*THE TASK:*
Output the full set of records exactly.

(Data entries)
= Beginning of Section =
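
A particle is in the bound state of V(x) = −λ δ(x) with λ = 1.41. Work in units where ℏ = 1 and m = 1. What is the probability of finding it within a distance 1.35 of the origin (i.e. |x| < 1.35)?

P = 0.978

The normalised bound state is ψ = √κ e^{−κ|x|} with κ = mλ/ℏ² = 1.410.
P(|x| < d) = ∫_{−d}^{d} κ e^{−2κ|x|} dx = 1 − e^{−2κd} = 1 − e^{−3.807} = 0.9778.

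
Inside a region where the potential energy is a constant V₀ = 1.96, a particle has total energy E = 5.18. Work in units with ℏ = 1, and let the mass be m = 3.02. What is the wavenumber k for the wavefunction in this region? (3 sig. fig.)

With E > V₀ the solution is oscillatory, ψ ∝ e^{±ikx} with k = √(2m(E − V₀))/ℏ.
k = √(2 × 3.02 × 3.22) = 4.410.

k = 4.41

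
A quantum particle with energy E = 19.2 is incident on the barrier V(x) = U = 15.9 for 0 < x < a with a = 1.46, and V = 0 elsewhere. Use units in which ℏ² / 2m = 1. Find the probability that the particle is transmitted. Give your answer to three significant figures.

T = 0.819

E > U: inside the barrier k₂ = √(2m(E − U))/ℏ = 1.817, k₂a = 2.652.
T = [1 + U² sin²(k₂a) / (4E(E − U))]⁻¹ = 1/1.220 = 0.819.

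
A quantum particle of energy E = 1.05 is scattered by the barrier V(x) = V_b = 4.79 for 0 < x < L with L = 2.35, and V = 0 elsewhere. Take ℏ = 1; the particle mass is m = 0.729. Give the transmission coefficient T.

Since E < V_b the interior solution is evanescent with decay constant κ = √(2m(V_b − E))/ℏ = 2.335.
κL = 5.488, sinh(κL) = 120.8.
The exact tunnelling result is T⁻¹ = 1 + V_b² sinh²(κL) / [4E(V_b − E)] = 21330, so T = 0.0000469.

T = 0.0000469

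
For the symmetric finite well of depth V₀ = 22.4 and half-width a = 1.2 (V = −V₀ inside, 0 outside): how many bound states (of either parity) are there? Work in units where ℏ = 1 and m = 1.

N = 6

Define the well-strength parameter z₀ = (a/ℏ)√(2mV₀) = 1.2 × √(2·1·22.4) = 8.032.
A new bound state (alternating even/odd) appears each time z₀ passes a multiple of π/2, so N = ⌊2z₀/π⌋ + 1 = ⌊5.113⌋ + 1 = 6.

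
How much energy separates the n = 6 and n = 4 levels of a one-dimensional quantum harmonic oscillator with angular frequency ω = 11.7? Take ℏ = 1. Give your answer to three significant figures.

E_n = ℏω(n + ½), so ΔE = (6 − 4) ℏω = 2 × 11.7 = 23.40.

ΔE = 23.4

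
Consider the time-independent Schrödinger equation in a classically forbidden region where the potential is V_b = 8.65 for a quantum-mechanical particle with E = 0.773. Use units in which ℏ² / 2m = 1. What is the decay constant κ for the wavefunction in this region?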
= End of Section =
*SOLUTION FOR THIS EXERCISE:*
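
A particle is in the bound state of V(x) = −λ δ(x) with λ = 1.41. Work in units where ℏ = 1 and m = 1. What is the probability of finding it within a distance 1.35 of the origin (i.e. |x| < 1.35)?

P = 0.978

The normalised bound state is ψ = √κ e^{−κ|x|} with κ = mλ/ℏ² = 1.410.
P(|x| < d) = ∫_{−d}^{d} κ e^{−2κ|x|} dx = 1 − e^{−2κd} = 1 − e^{−3.807} = 0.9778.

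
Inside a region where the potential energy is a constant V₀ = 1.96, a particle has total energy E = 5.18. Work in units with ℏ = 1, and let the mass be m = 3.02. What is the wavenumber k for the wavefunction in this region? (3 sig. fig.)

With E > V₀ the solution is oscillatory, ψ ∝ e^{±ikx} with k = √(2m(E − V₀))/ℏ.
k = √(2 × 3.02 × 3.22) = 4.410.

k = 4.41

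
A quantum particle with energy E = 19.2 is incident on the barrier V(x) = U = 15.9 for 0 < x < a with a = 1.46, and V = 0 elsewhere. Use units in which ℏ² / 2m = 1. Find the probability that the particle is transmitted. Give your answer to three significant figures.

T = 0.819

E > U: inside the barrier k₂ = √(2m(E − U))/ℏ = 1.817, k₂a = 2.652.
T = [1 + U² sin²(k₂a) / (4E(E − U))]⁻¹ = 1/1.220 = 0.819.

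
A quantum particle of energy E = 1.05 is scattered by the barrier V(x) = V_b = 4.79 for 0 < x < L with L = 2.35, and V = 0 elsewhere. Take ℏ = 1; the particle mass is m = 0.729. Give the transmission coefficient T.

Since E < V_b the interior solution is evanescent with decay constant κ = √(2m(V_b − E))/ℏ = 2.335.
κL = 5.488, sinh(κL) = 120.8.
The exact tunnelling result is T⁻¹ = 1 + V_b² sinh²(κL) / [4E(V_b − E)] = 21330, so T = 0.0000469.

T = 0.0000469

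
For the symmetric finite well of depth V₀ = 22.4 and half-width a = 1.2 (V = −V₀ inside, 0 outside): how many bound states (of either parity) are there? Work in units where ℏ = 1 and m = 1.

N = 6

Define the well-strength parameter z₀ = (a/ℏ)√(2mV₀) = 1.2 × √(2·1·22.4) = 8.032.
A new bound state (alternating even/odd) appears each time z₀ passes a multiple of π/2, so N = ⌊2z₀/π⌋ + 1 = ⌊5.113⌋ + 1 = 6.

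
How much energy separates the n = 6 and n = 4 levels of a one-dimensional quantum harmonic oscillator with angular frequency ω = 11.7? Take ℏ = 1. Give your answer to three significant figures.

E_n = ℏω(n + ½), so ΔE = (6 − 4) ℏω = 2 × 11.7 = 23.40.

ΔE = 23.4

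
Consider the time-independent Schrödinger equation in a classically forbidden region where the potential is V_b = 8.65 for a quantum-mechanical particle with E = 0.773. Use units in which ℏ² / 2m = 1. What is the decay constant κ for the wavefunction in this region?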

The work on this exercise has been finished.